Whenever the string "tokens" turns up in a line below, that line should be copied.

## [MATERIALS PROVIDED]
────────────────
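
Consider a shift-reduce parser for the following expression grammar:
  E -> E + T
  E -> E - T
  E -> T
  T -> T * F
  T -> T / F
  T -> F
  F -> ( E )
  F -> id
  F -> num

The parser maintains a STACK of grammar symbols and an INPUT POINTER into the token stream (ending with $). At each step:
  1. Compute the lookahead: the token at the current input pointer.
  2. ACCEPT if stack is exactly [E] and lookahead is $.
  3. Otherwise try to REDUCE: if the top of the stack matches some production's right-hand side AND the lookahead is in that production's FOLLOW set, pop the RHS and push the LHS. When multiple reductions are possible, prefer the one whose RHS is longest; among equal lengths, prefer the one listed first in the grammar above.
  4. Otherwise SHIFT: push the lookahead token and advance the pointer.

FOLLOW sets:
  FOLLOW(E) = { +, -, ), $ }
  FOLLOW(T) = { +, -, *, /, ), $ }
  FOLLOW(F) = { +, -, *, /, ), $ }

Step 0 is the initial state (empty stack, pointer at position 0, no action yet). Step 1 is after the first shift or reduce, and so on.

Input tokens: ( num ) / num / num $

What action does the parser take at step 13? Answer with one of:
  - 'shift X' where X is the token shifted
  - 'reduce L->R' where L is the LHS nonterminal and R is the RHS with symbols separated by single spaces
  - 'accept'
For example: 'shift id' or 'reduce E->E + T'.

Answer: shift /

Derivation:
Step 1: shift (. Stack=[(] ptr=1 lookahead=num remaining=[num ) / num / num $]
Step 2: shift num. Stack=[( num] ptr=2 lookahead=) remaining=[) / num / num $]
Step 3: reduce F->num. Stack=[( F] ptr=2 lookahead=) remaining=[) / num / num $]
Step 4: reduce T->F. Stack=[( T] ptr=2 lookahead=) remaining=[) / num / num $]
Step 5: reduce E->T. Stack=[( E] ptr=2 lookahead=) remaining=[) / num / num $]
Step 6: shift ). Stack=[( E )] ptr=3 lookahead=/ remaining=[/ num / num $]
Step 7: reduce F->( E ). Stack=[F] ptr=3 lookahead=/ remaining=[/ num / num $]
Step 8: reduce T->F. Stack=[T] ptr=3 lookahead=/ remaining=[/ num / num $]
Step 9: shift /. Stack=[T /] ptr=4 lookahead=num remaining=[num / num $]
Step 10: shift num. Stack=[T / num] ptr=5 lookahead=/ remaining=[/ num $]
Step 11: reduce F->num. Stack=[T / F] ptr=5 lookahead=/ remaining=[/ num $]
Step 12: reduce T->T / F. Stack=[T] ptr=5 lookahead=/ remaining=[/ num $]
Step 13: shift /. Stack=[T /] ptr=6 lookahead=num remaining=[num $]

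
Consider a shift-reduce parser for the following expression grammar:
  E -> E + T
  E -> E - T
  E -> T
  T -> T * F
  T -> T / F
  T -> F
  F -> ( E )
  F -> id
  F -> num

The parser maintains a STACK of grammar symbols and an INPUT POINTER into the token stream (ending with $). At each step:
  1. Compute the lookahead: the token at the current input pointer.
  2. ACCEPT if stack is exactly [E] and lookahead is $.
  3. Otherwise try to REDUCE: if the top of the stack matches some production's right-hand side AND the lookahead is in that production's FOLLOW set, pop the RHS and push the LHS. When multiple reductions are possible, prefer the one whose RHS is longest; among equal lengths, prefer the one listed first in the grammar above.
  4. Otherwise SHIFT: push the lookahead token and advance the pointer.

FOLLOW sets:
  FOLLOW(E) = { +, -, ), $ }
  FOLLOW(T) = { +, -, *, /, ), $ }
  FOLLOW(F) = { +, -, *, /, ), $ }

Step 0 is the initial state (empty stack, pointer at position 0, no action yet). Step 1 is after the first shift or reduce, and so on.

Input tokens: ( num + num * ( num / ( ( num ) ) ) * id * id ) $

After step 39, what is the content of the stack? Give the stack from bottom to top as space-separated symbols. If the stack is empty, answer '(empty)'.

Step 1: shift (. Stack=[(] ptr=1 lookahead=num remaining=[num + num * ( num / ( ( num ) ) ) * id * id ) $]
Step 2: shift num. Stack=[( num] ptr=2 lookahead=+ remaining=[+ num * ( num / ( ( num ) ) ) * id * id ) $]
Step 3: reduce F->num. Stack=[( F] ptr=2 lookahead=+ remaining=[+ num * ( num / ( ( num ) ) ) * id * id ) $]
Step 4: reduce T->F. Stack=[( T] ptr=2 lookahead=+ remaining=[+ num * ( num / ( ( num ) ) ) * id * id ) $]
Step 5: reduce E->T. Stack=[( E] ptr=2 lookahead=+ remaining=[+ num * ( num / ( ( num ) ) ) * id * id ) $]
Step 6: shift +. Stack=[( E +] ptr=3 lookahead=num remaining=[num * ( num / ( ( num ) ) ) * id * id ) $]
Step 7: shift num. Stack=[( E + num] ptr=4 lookahead=* remaining=[* ( num / ( ( num ) ) ) * id * id ) $]
Step 8: reduce F->num. Stack=[( E + F] ptr=4 lookahead=* remaining=[* ( num / ( ( num ) ) ) * id * id ) $]
Step 9: reduce T->F. Stack=[( E + T] ptr=4 lookahead=* remaining=[* ( num / ( ( num ) ) ) * id * id ) $]
Step 10: shift *. Stack=[( E + T *] ptr=5 lookahead=( remaining=[( num / ( ( num ) ) ) * id * id ) $]
Step 11: shift (. Stack=[( E + T * (] ptr=6 lookahead=num remaining=[num / ( ( num ) ) ) * id * id ) $]
Step 12: shift num. Stack=[( E + T * ( num] ptr=7 lookahead=/ remaining=[/ ( ( num ) ) ) * id * id ) $]
Step 13: reduce F->num. Stack=[( E + T * ( F] ptr=7 lookahead=/ remaining=[/ ( ( num ) ) ) * id * id ) $]
Step 14: reduce T->F. Stack=[( E + T * ( T] ptr=7 lookahead=/ remaining=[/ ( ( num ) ) ) * id * id ) $]
Step 15: shift /. Stack=[( E + T * ( T /] ptr=8 lookahead=( remaining=[( ( num ) ) ) * id * id ) $]
Step 16: shift (. Stack=[( E + T * ( T / (] ptr=9 lookahead=( remaining=[( num ) ) ) * id * id ) $]
Step 17: shift (. Stack=[( E + T * ( T / ( (] ptr=10 lookahead=num remaining=[num ) ) ) * id * id ) $]
Step 18: shift num. Stack=[( E + T * ( T / ( ( num] ptr=11 lookahead=) remaining=[) ) ) * id * id ) $]
Step 19: reduce F->num. Stack=[( E + T * ( T / ( ( F] ptr=11 lookahead=) remaining=[) ) ) * id * id ) $]
Step 20: reduce T->F. Stack=[( E + T * ( T / ( ( T] ptr=11 lookahead=) remaining=[) ) ) * id * id ) $]
Step 21: reduce E->T. Stack=[( E + T * ( T / ( ( E] ptr=11 lookahead=) remaining=[) ) ) * id * id ) $]
Step 22: shift ). Stack=[( E + T * ( T / ( ( E )] ptr=12 lookahead=) remaining=[) ) * id * id ) $]
Step 23: reduce F->( E ). Stack=[( E + T * ( T / ( F] ptr=12 lookahead=) remaining=[) ) * id * id ) $]
Step 24: reduce T->F. Stack=[( E + T * ( T / ( T] ptr=12 lookahead=) remaining=[) ) * id * id ) $]
Step 25: reduce E->T. Stack=[( E + T * ( T / ( E] ptr=12 lookahead=) remaining=[) ) * id * id ) $]
Step 26: shift ). Stack=[( E + T * ( T / ( E )] ptr=13 lookahead=) remaining=[) * id * id ) $]
Step 27: reduce F->( E ). Stack=[( E + T * ( T / F] ptr=13 lookahead=) remaining=[) * id * id ) $]
Step 28: reduce T->T / F. Stack=[( E + T * ( T] ptr=13 lookahead=) remaining=[) * id * id ) $]
Step 29: reduce E->T. Stack=[( E + T * ( E] ptr=13 lookahead=) remaining=[) * id * id ) $]
Step 30: shift ). Stack=[( E + T * ( E )] ptr=14 lookahead=* remaining=[* id * id ) $]
Step 31: reduce F->( E ). Stack=[( E + T * F] ptr=14 lookahead=* remaining=[* id * id ) $]
Step 32: reduce T->T * F. Stack=[( E + T] ptr=14 lookahead=* remaining=[* id * id ) $]
Step 33: shift *. Stack=[( E + T *] ptr=15 lookahead=id remaining=[id * id ) $]
Step 34: shift id. Stack=[( E + T * id] ptr=16 lookahead=* remaining=[* id ) $]
Step 35: reduce F->id. Stack=[( E + T * F] ptr=16 lookahead=* remaining=[* id ) $]
Step 36: reduce T->T * F. Stack=[( E + T] ptr=16 lookahead=* remaining=[* id ) $]
Step 37: shift *. Stack=[( E + T *] ptr=17 lookahead=id remaining=[id ) $]
Step 38: shift id. Stack=[( E + T * id] ptr=18 lookahead=) remaining=[) $]
Step 39: reduce F->id. Stack=[( E + T * F] ptr=18 lookahead=) remaining=[) $]

Answer: ( E + T * F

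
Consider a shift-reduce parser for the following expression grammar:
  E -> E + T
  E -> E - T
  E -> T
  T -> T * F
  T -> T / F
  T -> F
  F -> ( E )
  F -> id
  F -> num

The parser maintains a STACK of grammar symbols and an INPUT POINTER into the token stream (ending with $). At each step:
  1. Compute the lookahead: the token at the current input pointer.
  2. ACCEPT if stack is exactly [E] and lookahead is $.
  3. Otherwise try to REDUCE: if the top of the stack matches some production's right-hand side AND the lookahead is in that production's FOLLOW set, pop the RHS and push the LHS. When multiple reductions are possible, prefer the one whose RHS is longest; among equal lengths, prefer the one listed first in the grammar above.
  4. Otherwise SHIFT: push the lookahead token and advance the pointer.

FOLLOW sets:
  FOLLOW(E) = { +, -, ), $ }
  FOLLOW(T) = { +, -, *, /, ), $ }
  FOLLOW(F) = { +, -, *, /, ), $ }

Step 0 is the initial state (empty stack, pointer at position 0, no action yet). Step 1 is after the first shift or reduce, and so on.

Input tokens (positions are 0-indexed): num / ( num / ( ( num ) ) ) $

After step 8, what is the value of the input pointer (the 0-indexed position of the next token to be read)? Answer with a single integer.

Step 1: shift num. Stack=[num] ptr=1 lookahead=/ remaining=[/ ( num / ( ( num ) ) ) $]
Step 2: reduce F->num. Stack=[F] ptr=1 lookahead=/ remaining=[/ ( num / ( ( num ) ) ) $]
Step 3: reduce T->F. Stack=[T] ptr=1 lookahead=/ remaining=[/ ( num / ( ( num ) ) ) $]
Step 4: shift /. Stack=[T /] ptr=2 lookahead=( remaining=[( num / ( ( num ) ) ) $]
Step 5: shift (. Stack=[T / (] ptr=3 lookahead=num remaining=[num / ( ( num ) ) ) $]
Step 6: shift num. Stack=[T / ( num] ptr=4 lookahead=/ remaining=[/ ( ( num ) ) ) $]
Step 7: reduce F->num. Stack=[T / ( F] ptr=4 lookahead=/ remaining=[/ ( ( num ) ) ) $]
Step 8: reduce T->F. Stack=[T / ( T] ptr=4 lookahead=/ remaining=[/ ( ( num ) ) ) $]

Answer: 4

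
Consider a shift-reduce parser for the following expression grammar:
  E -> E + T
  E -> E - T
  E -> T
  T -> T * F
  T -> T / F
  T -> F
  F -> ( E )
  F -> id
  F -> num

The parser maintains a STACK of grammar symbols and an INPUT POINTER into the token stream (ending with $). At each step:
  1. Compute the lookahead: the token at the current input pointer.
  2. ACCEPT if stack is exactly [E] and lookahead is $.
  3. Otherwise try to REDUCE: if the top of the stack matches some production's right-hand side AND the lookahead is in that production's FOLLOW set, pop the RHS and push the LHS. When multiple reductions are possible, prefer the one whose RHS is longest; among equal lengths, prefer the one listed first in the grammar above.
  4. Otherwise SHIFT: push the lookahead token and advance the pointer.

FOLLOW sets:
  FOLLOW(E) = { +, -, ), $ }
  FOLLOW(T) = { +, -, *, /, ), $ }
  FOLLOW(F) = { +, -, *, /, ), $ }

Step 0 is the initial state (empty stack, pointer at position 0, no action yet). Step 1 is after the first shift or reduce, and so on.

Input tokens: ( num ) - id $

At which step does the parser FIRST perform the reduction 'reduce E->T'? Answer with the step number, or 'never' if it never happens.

Step 1: shift (. Stack=[(] ptr=1 lookahead=num remaining=[num ) - id $]
Step 2: shift num. Stack=[( num] ptr=2 lookahead=) remaining=[) - id $]
Step 3: reduce F->num. Stack=[( F] ptr=2 lookahead=) remaining=[) - id $]
Step 4: reduce T->F. Stack=[( T] ptr=2 lookahead=) remaining=[) - id $]
Step 5: reduce E->T. Stack=[( E] ptr=2 lookahead=) remaining=[) - id $]

Answer: 5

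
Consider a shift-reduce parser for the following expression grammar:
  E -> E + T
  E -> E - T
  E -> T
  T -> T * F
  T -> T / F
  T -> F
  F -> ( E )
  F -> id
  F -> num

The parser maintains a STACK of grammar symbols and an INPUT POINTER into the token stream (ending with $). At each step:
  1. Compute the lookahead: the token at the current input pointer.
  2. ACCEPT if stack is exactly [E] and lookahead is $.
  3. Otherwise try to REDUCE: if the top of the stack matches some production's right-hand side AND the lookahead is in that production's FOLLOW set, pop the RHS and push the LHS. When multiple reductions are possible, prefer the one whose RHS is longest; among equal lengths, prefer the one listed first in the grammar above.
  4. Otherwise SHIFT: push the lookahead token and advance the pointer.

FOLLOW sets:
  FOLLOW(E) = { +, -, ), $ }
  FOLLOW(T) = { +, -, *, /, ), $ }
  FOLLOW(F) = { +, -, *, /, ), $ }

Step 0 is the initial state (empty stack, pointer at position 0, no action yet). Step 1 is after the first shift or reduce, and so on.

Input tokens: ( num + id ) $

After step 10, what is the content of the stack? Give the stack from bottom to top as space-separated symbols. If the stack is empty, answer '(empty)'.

Answer: ( E

Derivation:
Step 1: shift (. Stack=[(] ptr=1 lookahead=num remaining=[num + id ) $]
Step 2: shift num. Stack=[( num] ptr=2 lookahead=+ remaining=[+ id ) $]
Step 3: reduce F->num. Stack=[( F] ptr=2 lookahead=+ remaining=[+ id ) $]
Step 4: reduce T->F. Stack=[( T] ptr=2 lookahead=+ remaining=[+ id ) $]
Step 5: reduce E->T. Stack=[( E] ptr=2 lookahead=+ remaining=[+ id ) $]
Step 6: shift +. Stack=[( E +] ptr=3 lookahead=id remaining=[id ) $]
Step 7: shift id. Stack=[( E + id] ptr=4 lookahead=) remaining=[) $]
Step 8: reduce F->id. Stack=[( E + F] ptr=4 lookahead=) remaining=[) $]
Step 9: reduce T->F. Stack=[( E + T] ptr=4 lookahead=) remaining=[) $]
Step 10: reduce E->E + T. Stack=[( E] ptr=4 lookahead=) remaining=[) $]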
────────────────
## [RESPONSE AREA]
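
Input tokens: ( num ) / num / num $
Input tokens: ( num + num * ( num / ( ( num ) ) ) * id * id ) $
Input tokens (positions are 0-indexed): num / ( num / ( ( num ) ) ) $
Input tokens: ( num ) - id $
Input tokens: ( num + id ) $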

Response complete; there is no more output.